*** Block opens ***

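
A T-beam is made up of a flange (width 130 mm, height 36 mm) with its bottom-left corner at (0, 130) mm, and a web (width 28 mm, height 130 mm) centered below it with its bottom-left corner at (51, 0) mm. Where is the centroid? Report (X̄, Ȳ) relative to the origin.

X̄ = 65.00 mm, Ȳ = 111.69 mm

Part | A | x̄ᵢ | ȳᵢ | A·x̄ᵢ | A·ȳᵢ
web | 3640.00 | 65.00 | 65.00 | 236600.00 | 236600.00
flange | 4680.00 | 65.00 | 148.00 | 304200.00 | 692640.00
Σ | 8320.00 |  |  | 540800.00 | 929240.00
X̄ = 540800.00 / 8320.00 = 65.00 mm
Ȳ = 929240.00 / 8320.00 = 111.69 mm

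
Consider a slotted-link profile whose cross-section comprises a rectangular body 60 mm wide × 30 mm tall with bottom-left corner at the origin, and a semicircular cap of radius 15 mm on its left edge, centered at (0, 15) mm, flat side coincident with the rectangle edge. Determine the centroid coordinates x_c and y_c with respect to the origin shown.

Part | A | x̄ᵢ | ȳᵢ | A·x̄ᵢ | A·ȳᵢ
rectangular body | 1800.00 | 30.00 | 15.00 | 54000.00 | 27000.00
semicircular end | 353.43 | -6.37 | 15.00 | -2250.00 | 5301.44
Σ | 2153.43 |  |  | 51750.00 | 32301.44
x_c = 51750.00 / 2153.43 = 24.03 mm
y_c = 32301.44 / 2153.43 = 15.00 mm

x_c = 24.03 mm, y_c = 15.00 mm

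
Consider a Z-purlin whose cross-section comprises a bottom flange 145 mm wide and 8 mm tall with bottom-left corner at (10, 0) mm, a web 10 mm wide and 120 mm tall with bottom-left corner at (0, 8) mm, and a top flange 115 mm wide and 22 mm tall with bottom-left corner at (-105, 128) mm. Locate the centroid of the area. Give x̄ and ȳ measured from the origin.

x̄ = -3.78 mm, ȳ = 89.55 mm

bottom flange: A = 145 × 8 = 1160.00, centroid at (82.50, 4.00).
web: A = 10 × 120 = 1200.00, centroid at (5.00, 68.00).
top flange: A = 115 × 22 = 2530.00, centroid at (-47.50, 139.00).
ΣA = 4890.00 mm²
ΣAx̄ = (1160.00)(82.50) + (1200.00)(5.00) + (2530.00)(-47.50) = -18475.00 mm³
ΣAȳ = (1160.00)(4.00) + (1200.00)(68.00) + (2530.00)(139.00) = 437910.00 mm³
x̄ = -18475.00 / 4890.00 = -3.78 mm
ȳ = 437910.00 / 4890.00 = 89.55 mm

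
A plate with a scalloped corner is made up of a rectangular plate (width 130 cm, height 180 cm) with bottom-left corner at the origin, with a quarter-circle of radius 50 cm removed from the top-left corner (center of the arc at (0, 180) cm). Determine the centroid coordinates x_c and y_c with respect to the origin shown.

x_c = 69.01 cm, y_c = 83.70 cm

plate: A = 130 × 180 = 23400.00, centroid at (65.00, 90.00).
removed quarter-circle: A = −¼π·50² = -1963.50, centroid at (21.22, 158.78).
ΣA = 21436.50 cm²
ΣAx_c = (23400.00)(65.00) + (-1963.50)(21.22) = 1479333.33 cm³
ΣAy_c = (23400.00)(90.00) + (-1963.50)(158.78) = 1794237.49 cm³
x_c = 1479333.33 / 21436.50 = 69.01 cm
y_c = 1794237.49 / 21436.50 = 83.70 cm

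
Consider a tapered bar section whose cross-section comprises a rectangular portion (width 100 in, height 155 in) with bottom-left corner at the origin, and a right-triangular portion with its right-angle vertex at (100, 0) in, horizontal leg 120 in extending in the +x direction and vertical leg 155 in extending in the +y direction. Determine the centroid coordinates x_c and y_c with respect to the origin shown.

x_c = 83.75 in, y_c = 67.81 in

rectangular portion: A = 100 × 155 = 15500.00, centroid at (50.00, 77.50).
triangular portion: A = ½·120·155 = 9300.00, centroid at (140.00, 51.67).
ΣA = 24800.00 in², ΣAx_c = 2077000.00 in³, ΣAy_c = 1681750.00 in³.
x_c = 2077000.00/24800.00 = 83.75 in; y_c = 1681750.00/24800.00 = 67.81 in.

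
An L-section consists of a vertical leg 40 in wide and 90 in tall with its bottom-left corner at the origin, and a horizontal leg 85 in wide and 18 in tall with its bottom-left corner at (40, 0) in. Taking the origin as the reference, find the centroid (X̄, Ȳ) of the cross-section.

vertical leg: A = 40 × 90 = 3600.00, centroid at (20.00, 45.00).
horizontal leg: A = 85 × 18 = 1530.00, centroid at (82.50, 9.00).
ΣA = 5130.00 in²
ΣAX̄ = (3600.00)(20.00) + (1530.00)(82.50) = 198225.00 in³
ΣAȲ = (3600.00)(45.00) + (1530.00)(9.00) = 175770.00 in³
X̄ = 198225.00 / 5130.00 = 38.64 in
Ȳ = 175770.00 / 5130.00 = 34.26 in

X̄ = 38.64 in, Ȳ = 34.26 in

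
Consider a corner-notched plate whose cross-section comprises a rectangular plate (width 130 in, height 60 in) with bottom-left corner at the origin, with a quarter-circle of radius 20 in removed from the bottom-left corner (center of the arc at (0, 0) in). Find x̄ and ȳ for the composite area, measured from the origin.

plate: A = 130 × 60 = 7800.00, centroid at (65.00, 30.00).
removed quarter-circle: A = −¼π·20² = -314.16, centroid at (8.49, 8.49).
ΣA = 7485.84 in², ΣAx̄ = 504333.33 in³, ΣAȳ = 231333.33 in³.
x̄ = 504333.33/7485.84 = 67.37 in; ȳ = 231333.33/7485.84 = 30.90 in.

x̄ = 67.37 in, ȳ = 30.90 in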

*** Block closes ***

## Task to carry out
What this exercise asks for is the data above, retyped exactly.

## Task solution
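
A T-beam is made up of a flange (width 130 mm, height 36 mm) with its bottom-left corner at (0, 130) mm, and a web (width 28 mm, height 130 mm) centered below it with its bottom-left corner at (51, 0) mm. Where is the centroid? Report (X̄, Ȳ) relative to the origin.

X̄ = 65.00 mm, Ȳ = 111.69 mm

Part | A | x̄ᵢ | ȳᵢ | A·x̄ᵢ | A·ȳᵢ
web | 3640.00 | 65.00 | 65.00 | 236600.00 | 236600.00
flange | 4680.00 | 65.00 | 148.00 | 304200.00 | 692640.00
Σ | 8320.00 |  |  | 540800.00 | 929240.00
X̄ = 540800.00 / 8320.00 = 65.00 mm
Ȳ = 929240.00 / 8320.00 = 111.69 mm

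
Consider a slotted-link profile whose cross-section comprises a rectangular body 60 mm wide × 30 mm tall with bottom-left corner at the origin, and a semicircular cap of radius 15 mm on its left edge, centered at (0, 15) mm, flat side coincident with the rectangle edge. Determine the centroid coordinates x_c and y_c with respect to the origin shown.

Part | A | x̄ᵢ | ȳᵢ | A·x̄ᵢ | A·ȳᵢ
rectangular body | 1800.00 | 30.00 | 15.00 | 54000.00 | 27000.00
semicircular end | 353.43 | -6.37 | 15.00 | -2250.00 | 5301.44
Σ | 2153.43 |  |  | 51750.00 | 32301.44
x_c = 51750.00 / 2153.43 = 24.03 mm
y_c = 32301.44 / 2153.43 = 15.00 mm

x_c = 24.03 mm, y_c = 15.00 mm

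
Consider a Z-purlin whose cross-section comprises a bottom flange 145 mm wide and 8 mm tall with bottom-left corner at (10, 0) mm, a web 10 mm wide and 120 mm tall with bottom-left corner at (0, 8) mm, and a top flange 115 mm wide and 22 mm tall with bottom-left corner at (-105, 128) mm. Locate the centroid of the area. Give x̄ and ȳ measured from the origin.

x̄ = -3.78 mm, ȳ = 89.55 mm

bottom flange: A = 145 × 8 = 1160.00, centroid at (82.50, 4.00).
web: A = 10 × 120 = 1200.00, centroid at (5.00, 68.00).
top flange: A = 115 × 22 = 2530.00, centroid at (-47.50, 139.00).
ΣA = 4890.00 mm²
ΣAx̄ = (1160.00)(82.50) + (1200.00)(5.00) + (2530.00)(-47.50) = -18475.00 mm³
ΣAȳ = (1160.00)(4.00) + (1200.00)(68.00) + (2530.00)(139.00) = 437910.00 mm³
x̄ = -18475.00 / 4890.00 = -3.78 mm
ȳ = 437910.00 / 4890.00 = 89.55 mm

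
A plate with a scalloped corner is made up of a rectangular plate (width 130 cm, height 180 cm) with bottom-left corner at the origin, with a quarter-circle of radius 50 cm removed from the top-left corner (center of the arc at (0, 180) cm). Determine the centroid coordinates x_c and y_c with respect to the origin shown.

x_c = 69.01 cm, y_c = 83.70 cm

plate: A = 130 × 180 = 23400.00, centroid at (65.00, 90.00).
removed quarter-circle: A = −¼π·50² = -1963.50, centroid at (21.22, 158.78).
ΣA = 21436.50 cm²
ΣAx_c = (23400.00)(65.00) + (-1963.50)(21.22) = 1479333.33 cm³
ΣAy_c = (23400.00)(90.00) + (-1963.50)(158.78) = 1794237.49 cm³
x_c = 1479333.33 / 21436.50 = 69.01 cm
y_c = 1794237.49 / 21436.50 = 83.70 cm

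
Consider a tapered bar section whose cross-section comprises a rectangular portion (width 100 in, height 155 in) with bottom-left corner at the origin, and a right-triangular portion with its right-angle vertex at (100, 0) in, horizontal leg 120 in extending in the +x direction and vertical leg 155 in extending in the +y direction. Determine the centroid coordinates x_c and y_c with respect to the origin shown.

x_c = 83.75 in, y_c = 67.81 in

rectangular portion: A = 100 × 155 = 15500.00, centroid at (50.00, 77.50).
triangular portion: A = ½·120·155 = 9300.00, centroid at (140.00, 51.67).
ΣA = 24800.00 in², ΣAx_c = 2077000.00 in³, ΣAy_c = 1681750.00 in³.
x_c = 2077000.00/24800.00 = 83.75 in; y_c = 1681750.00/24800.00 = 67.81 in.

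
An L-section consists of a vertical leg 40 in wide and 90 in tall with its bottom-left corner at the origin, and a horizontal leg 85 in wide and 18 in tall with its bottom-left corner at (40, 0) in. Taking the origin as the reference, find the centroid (X̄, Ȳ) of the cross-section.

vertical leg: A = 40 × 90 = 3600.00, centroid at (20.00, 45.00).
horizontal leg: A = 85 × 18 = 1530.00, centroid at (82.50, 9.00).
ΣA = 5130.00 in²
ΣAX̄ = (3600.00)(20.00) + (1530.00)(82.50) = 198225.00 in³
ΣAȲ = (3600.00)(45.00) + (1530.00)(9.00) = 175770.00 in³
X̄ = 198225.00 / 5130.00 = 38.64 in
Ȳ = 175770.00 / 5130.00 = 34.26 in

X̄ = 38.64 in, Ȳ = 34.26 in

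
Consider a corner-notched plate whose cross-section comprises a rectangular plate (width 130 in, height 60 in) with bottom-left corner at the origin, with a quarter-circle of radius 20 in removed from the bottom-left corner (center of the arc at (0, 0) in). Find x̄ and ȳ for the composite area, measured from the origin.

plate: A = 130 × 60 = 7800.00, centroid at (65.00, 30.00).
removed quarter-circle: A = −¼π·20² = -314.16, centroid at (8.49, 8.49).
ΣA = 7485.84 in², ΣAx̄ = 504333.33 in³, ΣAȳ = 231333.33 in³.
x̄ = 504333.33/7485.84 = 67.37 in; ȳ = 231333.33/7485.84 = 30.90 in.

x̄ = 67.37 in, ȳ = 30.90 in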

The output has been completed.